━━━━━ Records supplied
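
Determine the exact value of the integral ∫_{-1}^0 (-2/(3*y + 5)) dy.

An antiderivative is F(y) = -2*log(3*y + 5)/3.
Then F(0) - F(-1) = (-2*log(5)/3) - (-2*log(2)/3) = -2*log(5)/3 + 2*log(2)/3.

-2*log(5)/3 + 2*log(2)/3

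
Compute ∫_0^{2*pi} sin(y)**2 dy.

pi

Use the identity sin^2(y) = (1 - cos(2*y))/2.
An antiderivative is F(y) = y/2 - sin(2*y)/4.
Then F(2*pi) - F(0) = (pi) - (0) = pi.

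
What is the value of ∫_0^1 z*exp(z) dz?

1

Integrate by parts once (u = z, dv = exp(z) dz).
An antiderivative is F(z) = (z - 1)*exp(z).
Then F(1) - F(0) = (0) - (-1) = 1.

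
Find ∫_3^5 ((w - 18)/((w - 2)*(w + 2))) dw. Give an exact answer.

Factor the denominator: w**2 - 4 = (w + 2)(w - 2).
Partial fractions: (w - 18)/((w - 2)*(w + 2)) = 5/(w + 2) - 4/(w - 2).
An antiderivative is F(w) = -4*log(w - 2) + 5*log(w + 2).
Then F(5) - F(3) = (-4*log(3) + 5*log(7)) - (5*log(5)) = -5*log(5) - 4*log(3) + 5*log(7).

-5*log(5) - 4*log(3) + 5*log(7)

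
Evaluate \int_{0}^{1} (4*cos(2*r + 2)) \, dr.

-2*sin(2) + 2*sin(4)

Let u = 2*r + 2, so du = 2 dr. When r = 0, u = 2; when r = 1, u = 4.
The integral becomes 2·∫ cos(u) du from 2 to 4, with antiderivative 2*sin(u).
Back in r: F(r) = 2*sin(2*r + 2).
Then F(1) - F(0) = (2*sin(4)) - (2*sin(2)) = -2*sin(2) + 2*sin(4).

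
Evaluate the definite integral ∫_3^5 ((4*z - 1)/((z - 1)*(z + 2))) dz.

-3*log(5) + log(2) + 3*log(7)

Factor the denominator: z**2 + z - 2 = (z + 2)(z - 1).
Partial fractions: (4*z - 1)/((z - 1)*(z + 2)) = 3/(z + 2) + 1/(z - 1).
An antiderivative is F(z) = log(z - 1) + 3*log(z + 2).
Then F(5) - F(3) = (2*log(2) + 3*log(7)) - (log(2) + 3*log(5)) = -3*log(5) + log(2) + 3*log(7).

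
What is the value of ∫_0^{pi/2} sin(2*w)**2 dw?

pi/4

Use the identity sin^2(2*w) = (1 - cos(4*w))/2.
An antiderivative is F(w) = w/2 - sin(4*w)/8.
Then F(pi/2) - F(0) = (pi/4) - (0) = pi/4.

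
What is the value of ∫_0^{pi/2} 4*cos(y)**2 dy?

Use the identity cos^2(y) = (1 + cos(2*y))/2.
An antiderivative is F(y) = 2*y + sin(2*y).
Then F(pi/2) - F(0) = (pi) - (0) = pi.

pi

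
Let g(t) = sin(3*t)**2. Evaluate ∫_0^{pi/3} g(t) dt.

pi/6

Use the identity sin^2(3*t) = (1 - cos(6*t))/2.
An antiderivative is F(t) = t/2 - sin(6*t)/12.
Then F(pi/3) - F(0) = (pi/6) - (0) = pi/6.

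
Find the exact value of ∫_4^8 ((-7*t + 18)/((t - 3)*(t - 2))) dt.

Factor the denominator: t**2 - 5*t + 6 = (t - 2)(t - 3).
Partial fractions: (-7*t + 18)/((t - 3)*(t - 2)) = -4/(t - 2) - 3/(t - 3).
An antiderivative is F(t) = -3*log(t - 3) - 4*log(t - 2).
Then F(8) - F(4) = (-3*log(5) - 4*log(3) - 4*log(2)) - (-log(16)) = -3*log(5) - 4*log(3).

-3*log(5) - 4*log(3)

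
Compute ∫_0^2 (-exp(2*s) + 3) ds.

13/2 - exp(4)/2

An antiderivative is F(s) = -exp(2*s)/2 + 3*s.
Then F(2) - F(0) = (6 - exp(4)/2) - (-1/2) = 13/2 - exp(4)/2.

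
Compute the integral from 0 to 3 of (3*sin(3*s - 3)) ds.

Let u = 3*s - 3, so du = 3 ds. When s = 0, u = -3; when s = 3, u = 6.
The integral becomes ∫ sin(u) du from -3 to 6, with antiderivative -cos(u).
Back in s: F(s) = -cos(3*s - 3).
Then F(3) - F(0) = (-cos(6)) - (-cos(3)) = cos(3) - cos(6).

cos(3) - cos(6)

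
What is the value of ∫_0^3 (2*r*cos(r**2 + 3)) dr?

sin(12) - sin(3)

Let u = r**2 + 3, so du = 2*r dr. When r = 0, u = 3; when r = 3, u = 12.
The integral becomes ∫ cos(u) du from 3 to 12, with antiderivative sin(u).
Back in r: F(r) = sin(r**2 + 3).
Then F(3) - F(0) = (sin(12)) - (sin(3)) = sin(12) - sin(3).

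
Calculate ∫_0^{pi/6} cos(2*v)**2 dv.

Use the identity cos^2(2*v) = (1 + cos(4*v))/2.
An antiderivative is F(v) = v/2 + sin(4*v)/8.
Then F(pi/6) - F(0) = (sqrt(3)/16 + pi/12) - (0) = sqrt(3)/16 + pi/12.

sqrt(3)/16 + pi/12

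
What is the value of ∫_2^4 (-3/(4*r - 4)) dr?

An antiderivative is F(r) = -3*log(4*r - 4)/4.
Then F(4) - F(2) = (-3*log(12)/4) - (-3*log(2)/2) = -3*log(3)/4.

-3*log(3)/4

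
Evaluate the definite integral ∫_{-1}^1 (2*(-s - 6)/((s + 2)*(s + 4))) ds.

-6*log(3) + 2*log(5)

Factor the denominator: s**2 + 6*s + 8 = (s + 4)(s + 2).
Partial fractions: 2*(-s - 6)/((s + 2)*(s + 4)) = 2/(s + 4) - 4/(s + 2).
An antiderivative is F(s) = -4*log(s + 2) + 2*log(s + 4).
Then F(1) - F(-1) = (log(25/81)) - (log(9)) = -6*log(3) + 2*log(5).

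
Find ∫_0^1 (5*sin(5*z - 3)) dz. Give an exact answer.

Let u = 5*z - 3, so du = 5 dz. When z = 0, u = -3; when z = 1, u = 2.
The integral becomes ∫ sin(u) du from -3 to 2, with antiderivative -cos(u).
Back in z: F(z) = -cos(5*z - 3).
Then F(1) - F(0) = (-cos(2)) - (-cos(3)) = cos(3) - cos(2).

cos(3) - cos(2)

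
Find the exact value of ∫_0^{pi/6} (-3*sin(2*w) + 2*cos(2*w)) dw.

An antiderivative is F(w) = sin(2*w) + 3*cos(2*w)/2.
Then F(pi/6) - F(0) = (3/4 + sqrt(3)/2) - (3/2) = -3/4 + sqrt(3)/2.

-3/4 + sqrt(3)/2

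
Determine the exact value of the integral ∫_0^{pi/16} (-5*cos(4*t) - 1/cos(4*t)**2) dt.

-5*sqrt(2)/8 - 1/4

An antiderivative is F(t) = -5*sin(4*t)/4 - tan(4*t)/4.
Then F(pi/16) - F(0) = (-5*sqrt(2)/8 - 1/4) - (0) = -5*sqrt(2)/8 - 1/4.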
━━━━━━━━━━
Your task
Copy out every line of the data above, exactly as given.

Response to the task
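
Determine the exact value of the integral ∫_{-1}^0 (-2/(3*y + 5)) dy.

An antiderivative is F(y) = -2*log(3*y + 5)/3.
Then F(0) - F(-1) = (-2*log(5)/3) - (-2*log(2)/3) = -2*log(5)/3 + 2*log(2)/3.

-2*log(5)/3 + 2*log(2)/3

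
Compute ∫_0^{2*pi} sin(y)**2 dy.

pi

Use the identity sin^2(y) = (1 - cos(2*y))/2.
An antiderivative is F(y) = y/2 - sin(2*y)/4.
Then F(2*pi) - F(0) = (pi) - (0) = pi.

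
What is the value of ∫_0^1 z*exp(z) dz?

1

Integrate by parts once (u = z, dv = exp(z) dz).
An antiderivative is F(z) = (z - 1)*exp(z).
Then F(1) - F(0) = (0) - (-1) = 1.

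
Find ∫_3^5 ((w - 18)/((w - 2)*(w + 2))) dw. Give an exact answer.

Factor the denominator: w**2 - 4 = (w + 2)(w - 2).
Partial fractions: (w - 18)/((w - 2)*(w + 2)) = 5/(w + 2) - 4/(w - 2).
An antiderivative is F(w) = -4*log(w - 2) + 5*log(w + 2).
Then F(5) - F(3) = (-4*log(3) + 5*log(7)) - (5*log(5)) = -5*log(5) - 4*log(3) + 5*log(7).

-5*log(5) - 4*log(3) + 5*log(7)

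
Evaluate \int_{0}^{1} (4*cos(2*r + 2)) \, dr.

-2*sin(2) + 2*sin(4)

Let u = 2*r + 2, so du = 2 dr. When r = 0, u = 2; when r = 1, u = 4.
The integral becomes 2·∫ cos(u) du from 2 to 4, with antiderivative 2*sin(u).
Back in r: F(r) = 2*sin(2*r + 2).
Then F(1) - F(0) = (2*sin(4)) - (2*sin(2)) = -2*sin(2) + 2*sin(4).

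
Evaluate the definite integral ∫_3^5 ((4*z - 1)/((z - 1)*(z + 2))) dz.

-3*log(5) + log(2) + 3*log(7)

Factor the denominator: z**2 + z - 2 = (z + 2)(z - 1).
Partial fractions: (4*z - 1)/((z - 1)*(z + 2)) = 3/(z + 2) + 1/(z - 1).
An antiderivative is F(z) = log(z - 1) + 3*log(z + 2).
Then F(5) - F(3) = (2*log(2) + 3*log(7)) - (log(2) + 3*log(5)) = -3*log(5) + log(2) + 3*log(7).

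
What is the value of ∫_0^{pi/2} sin(2*w)**2 dw?

pi/4

Use the identity sin^2(2*w) = (1 - cos(4*w))/2.
An antiderivative is F(w) = w/2 - sin(4*w)/8.
Then F(pi/2) - F(0) = (pi/4) - (0) = pi/4.

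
What is the value of ∫_0^{pi/2} 4*cos(y)**2 dy?

Use the identity cos^2(y) = (1 + cos(2*y))/2.
An antiderivative is F(y) = 2*y + sin(2*y).
Then F(pi/2) - F(0) = (pi) - (0) = pi.

pi

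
Let g(t) = sin(3*t)**2. Evaluate ∫_0^{pi/3} g(t) dt.

pi/6

Use the identity sin^2(3*t) = (1 - cos(6*t))/2.
An antiderivative is F(t) = t/2 - sin(6*t)/12.
Then F(pi/3) - F(0) = (pi/6) - (0) = pi/6.

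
Find the exact value of ∫_4^8 ((-7*t + 18)/((t - 3)*(t - 2))) dt.

Factor the denominator: t**2 - 5*t + 6 = (t - 2)(t - 3).
Partial fractions: (-7*t + 18)/((t - 3)*(t - 2)) = -4/(t - 2) - 3/(t - 3).
An antiderivative is F(t) = -3*log(t - 3) - 4*log(t - 2).
Then F(8) - F(4) = (-3*log(5) - 4*log(3) - 4*log(2)) - (-log(16)) = -3*log(5) - 4*log(3).

-3*log(5) - 4*log(3)

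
Compute ∫_0^2 (-exp(2*s) + 3) ds.

13/2 - exp(4)/2

An antiderivative is F(s) = -exp(2*s)/2 + 3*s.
Then F(2) - F(0) = (6 - exp(4)/2) - (-1/2) = 13/2 - exp(4)/2.

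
Compute the integral from 0 to 3 of (3*sin(3*s - 3)) ds.

Let u = 3*s - 3, so du = 3 ds. When s = 0, u = -3; when s = 3, u = 6.
The integral becomes ∫ sin(u) du from -3 to 6, with antiderivative -cos(u).
Back in s: F(s) = -cos(3*s - 3).
Then F(3) - F(0) = (-cos(6)) - (-cos(3)) = cos(3) - cos(6).

cos(3) - cos(6)

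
What is the value of ∫_0^3 (2*r*cos(r**2 + 3)) dr?

sin(12) - sin(3)

Let u = r**2 + 3, so du = 2*r dr. When r = 0, u = 3; when r = 3, u = 12.
The integral becomes ∫ cos(u) du from 3 to 12, with antiderivative sin(u).
Back in r: F(r) = sin(r**2 + 3).
Then F(3) - F(0) = (sin(12)) - (sin(3)) = sin(12) - sin(3).

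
Calculate ∫_0^{pi/6} cos(2*v)**2 dv.

Use the identity cos^2(2*v) = (1 + cos(4*v))/2.
An antiderivative is F(v) = v/2 + sin(4*v)/8.
Then F(pi/6) - F(0) = (sqrt(3)/16 + pi/12) - (0) = sqrt(3)/16 + pi/12.

sqrt(3)/16 + pi/12

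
What is the value of ∫_2^4 (-3/(4*r - 4)) dr?

An antiderivative is F(r) = -3*log(4*r - 4)/4.
Then F(4) - F(2) = (-3*log(12)/4) - (-3*log(2)/2) = -3*log(3)/4.

-3*log(3)/4

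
Evaluate the definite integral ∫_{-1}^1 (2*(-s - 6)/((s + 2)*(s + 4))) ds.

-6*log(3) + 2*log(5)

Factor the denominator: s**2 + 6*s + 8 = (s + 4)(s + 2).
Partial fractions: 2*(-s - 6)/((s + 2)*(s + 4)) = 2/(s + 4) - 4/(s + 2).
An antiderivative is F(s) = -4*log(s + 2) + 2*log(s + 4).
Then F(1) - F(-1) = (log(25/81)) - (log(9)) = -6*log(3) + 2*log(5).

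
Find ∫_0^1 (5*sin(5*z - 3)) dz. Give an exact answer.

Let u = 5*z - 3, so du = 5 dz. When z = 0, u = -3; when z = 1, u = 2.
The integral becomes ∫ sin(u) du from -3 to 2, with antiderivative -cos(u).
Back in z: F(z) = -cos(5*z - 3).
Then F(1) - F(0) = (-cos(2)) - (-cos(3)) = cos(3) - cos(2).

cos(3) - cos(2)

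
Find the exact value of ∫_0^{pi/6} (-3*sin(2*w) + 2*cos(2*w)) dw.

An antiderivative is F(w) = sin(2*w) + 3*cos(2*w)/2.
Then F(pi/6) - F(0) = (3/4 + sqrt(3)/2) - (3/2) = -3/4 + sqrt(3)/2.

-3/4 + sqrt(3)/2

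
Determine the exact value of the integral ∫_0^{pi/16} (-5*cos(4*t) - 1/cos(4*t)**2) dt.

-5*sqrt(2)/8 - 1/4

An antiderivative is F(t) = -5*sin(4*t)/4 - tan(4*t)/4.
Then F(pi/16) - F(0) = (-5*sqrt(2)/8 - 1/4) - (0) = -5*sqrt(2)/8 - 1/4.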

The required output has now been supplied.